Excerpted data START

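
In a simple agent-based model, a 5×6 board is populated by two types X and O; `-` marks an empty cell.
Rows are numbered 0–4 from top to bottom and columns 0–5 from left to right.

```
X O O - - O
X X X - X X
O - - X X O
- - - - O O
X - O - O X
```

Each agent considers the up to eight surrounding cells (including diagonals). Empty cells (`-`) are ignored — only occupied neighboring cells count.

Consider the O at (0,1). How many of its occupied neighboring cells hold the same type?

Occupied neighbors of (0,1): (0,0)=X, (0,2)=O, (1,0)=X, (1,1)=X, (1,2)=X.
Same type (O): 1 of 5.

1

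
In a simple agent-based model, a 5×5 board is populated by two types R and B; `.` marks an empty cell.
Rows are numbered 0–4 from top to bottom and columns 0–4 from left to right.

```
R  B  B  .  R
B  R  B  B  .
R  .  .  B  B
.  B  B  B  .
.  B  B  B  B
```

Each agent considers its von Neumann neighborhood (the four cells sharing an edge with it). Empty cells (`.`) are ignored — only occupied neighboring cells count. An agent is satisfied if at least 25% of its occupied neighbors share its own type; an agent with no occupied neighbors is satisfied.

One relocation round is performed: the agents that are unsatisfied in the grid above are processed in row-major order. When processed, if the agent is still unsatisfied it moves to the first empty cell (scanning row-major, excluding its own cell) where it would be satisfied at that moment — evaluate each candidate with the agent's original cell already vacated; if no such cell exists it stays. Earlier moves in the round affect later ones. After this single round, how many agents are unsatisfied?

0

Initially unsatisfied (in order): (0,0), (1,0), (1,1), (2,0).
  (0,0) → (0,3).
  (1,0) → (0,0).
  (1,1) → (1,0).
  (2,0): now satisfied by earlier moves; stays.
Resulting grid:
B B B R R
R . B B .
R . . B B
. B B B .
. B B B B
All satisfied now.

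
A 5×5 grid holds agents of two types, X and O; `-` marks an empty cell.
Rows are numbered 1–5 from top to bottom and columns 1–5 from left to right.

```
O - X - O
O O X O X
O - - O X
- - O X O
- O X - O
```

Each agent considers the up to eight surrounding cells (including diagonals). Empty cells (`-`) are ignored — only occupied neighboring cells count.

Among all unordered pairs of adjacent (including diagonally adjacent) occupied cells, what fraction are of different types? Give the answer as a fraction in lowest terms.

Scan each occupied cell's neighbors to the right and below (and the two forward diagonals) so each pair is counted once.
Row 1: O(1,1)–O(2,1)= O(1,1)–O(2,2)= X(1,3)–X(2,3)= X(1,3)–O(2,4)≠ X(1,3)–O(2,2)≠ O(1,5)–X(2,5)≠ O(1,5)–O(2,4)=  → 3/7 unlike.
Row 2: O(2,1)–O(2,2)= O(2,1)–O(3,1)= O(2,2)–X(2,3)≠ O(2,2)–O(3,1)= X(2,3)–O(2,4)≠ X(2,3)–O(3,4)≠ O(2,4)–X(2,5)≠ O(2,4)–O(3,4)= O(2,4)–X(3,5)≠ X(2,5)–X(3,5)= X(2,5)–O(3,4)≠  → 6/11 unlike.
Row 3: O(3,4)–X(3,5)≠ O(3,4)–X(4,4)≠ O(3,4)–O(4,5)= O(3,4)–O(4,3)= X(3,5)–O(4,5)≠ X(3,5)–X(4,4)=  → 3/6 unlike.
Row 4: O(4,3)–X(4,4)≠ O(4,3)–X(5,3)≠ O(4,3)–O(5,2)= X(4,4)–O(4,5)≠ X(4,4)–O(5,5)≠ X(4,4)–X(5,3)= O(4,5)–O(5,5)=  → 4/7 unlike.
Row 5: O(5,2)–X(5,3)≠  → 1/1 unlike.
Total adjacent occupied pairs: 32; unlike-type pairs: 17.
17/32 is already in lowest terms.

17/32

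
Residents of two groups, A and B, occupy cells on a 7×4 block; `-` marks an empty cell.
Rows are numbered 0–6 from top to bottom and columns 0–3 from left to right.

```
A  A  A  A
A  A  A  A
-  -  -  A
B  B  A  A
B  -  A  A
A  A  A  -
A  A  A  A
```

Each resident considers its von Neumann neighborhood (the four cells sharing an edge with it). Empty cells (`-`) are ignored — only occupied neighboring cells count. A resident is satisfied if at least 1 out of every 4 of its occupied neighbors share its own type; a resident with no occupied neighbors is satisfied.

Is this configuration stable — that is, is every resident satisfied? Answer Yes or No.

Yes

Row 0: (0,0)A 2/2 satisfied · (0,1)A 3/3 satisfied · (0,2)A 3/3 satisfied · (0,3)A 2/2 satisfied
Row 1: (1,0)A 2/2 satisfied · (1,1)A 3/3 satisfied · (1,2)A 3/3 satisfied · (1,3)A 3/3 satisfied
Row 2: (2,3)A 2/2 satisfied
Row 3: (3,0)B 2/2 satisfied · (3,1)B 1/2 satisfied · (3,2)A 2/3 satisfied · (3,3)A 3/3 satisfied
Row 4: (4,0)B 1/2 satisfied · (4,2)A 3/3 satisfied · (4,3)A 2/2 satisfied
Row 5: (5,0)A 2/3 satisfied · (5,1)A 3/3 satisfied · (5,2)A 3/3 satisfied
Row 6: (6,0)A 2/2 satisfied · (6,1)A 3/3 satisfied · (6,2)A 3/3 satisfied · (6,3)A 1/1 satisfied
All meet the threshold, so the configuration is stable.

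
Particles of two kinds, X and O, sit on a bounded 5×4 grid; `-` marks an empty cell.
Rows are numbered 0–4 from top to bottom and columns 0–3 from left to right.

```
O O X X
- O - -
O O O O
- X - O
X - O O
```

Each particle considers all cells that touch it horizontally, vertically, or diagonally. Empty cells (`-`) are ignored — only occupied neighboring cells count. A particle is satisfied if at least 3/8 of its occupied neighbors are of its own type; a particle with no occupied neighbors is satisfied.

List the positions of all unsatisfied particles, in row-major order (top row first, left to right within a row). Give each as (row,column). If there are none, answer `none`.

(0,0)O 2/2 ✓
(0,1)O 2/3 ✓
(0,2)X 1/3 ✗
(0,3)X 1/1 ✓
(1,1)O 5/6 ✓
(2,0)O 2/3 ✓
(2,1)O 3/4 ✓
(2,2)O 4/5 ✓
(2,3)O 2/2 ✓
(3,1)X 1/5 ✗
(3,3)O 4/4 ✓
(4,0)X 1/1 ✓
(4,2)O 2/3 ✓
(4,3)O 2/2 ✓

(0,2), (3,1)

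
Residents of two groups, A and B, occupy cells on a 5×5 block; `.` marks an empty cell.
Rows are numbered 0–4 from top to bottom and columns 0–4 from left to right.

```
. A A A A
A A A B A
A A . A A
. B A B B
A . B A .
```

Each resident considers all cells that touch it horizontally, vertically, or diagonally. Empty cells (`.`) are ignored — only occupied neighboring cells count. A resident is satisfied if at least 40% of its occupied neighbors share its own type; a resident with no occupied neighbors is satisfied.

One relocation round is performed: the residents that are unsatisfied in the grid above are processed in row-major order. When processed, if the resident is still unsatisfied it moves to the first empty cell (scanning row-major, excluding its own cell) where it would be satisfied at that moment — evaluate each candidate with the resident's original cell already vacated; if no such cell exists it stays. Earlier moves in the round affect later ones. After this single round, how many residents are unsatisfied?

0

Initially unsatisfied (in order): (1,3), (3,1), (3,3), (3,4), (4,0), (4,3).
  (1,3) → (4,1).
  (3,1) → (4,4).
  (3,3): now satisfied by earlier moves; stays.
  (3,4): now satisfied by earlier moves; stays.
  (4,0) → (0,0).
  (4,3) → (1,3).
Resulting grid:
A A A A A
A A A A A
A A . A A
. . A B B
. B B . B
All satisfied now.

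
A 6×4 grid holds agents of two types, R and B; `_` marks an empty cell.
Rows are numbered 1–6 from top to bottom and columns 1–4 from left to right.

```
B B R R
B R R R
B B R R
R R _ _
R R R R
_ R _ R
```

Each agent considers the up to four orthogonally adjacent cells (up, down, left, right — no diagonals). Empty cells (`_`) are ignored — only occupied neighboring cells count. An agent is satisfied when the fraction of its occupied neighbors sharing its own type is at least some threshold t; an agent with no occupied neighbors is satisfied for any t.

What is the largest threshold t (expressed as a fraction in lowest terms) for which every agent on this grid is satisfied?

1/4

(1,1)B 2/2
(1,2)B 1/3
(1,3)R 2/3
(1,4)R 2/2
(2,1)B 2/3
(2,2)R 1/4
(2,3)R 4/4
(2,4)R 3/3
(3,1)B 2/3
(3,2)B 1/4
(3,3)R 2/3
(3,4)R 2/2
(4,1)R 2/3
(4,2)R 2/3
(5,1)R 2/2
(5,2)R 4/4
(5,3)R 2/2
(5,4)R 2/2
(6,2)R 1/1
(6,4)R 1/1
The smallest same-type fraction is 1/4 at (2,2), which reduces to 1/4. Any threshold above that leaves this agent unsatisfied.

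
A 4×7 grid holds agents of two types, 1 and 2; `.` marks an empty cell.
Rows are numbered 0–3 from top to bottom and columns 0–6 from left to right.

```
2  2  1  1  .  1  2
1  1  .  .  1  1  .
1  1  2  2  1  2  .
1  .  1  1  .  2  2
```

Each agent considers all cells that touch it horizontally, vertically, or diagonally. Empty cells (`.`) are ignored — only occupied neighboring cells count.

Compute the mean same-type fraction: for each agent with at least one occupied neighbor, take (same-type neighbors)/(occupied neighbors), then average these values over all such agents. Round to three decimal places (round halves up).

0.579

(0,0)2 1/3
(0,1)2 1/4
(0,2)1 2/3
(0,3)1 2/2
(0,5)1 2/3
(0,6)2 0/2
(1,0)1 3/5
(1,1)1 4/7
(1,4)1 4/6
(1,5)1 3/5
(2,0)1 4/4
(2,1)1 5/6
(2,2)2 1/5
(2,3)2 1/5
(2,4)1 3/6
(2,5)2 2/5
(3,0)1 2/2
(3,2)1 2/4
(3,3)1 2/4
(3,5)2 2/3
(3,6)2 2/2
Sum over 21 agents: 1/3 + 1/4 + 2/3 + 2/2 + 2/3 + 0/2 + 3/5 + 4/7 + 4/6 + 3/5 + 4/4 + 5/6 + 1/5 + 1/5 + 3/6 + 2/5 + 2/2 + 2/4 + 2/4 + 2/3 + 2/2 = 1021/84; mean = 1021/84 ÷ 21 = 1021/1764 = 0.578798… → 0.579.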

Excerpted data END

Task item: Within the material above, the line with "Rows are numbered 0–4 from top to bottom and columns 0–3" opens the range and the line with "a 5×5 block;" closes it; reproduce that range word for word.

Your solution:
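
Rows are numbered 0–4 from top to bottom and columns 0–3 from left to right.

```
O O X X
- O - -
O O O O
- X - O
X - O O
```

Each particle considers all cells that touch it horizontally, vertically, or diagonally. Empty cells (`-`) are ignored — only occupied neighboring cells count. A particle is satisfied if at least 3/8 of its occupied neighbors are of its own type; a particle with no occupied neighbors is satisfied.

List the positions of all unsatisfied particles, in row-major order (top row first, left to right within a row). Give each as (row,column). If there are none, answer `none`.

(0,0)O 2/2 ✓
(0,1)O 2/3 ✓
(0,2)X 1/3 ✗
(0,3)X 1/1 ✓
(1,1)O 5/6 ✓
(2,0)O 2/3 ✓
(2,1)O 3/4 ✓
(2,2)O 4/5 ✓
(2,3)O 2/2 ✓
(3,1)X 1/5 ✗
(3,3)O 4/4 ✓
(4,0)X 1/1 ✓
(4,2)O 2/3 ✓
(4,3)O 2/2 ✓

(0,2), (3,1)

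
Residents of two groups, A and B, occupy cells on a 5×5 block; `.` marks an empty cell.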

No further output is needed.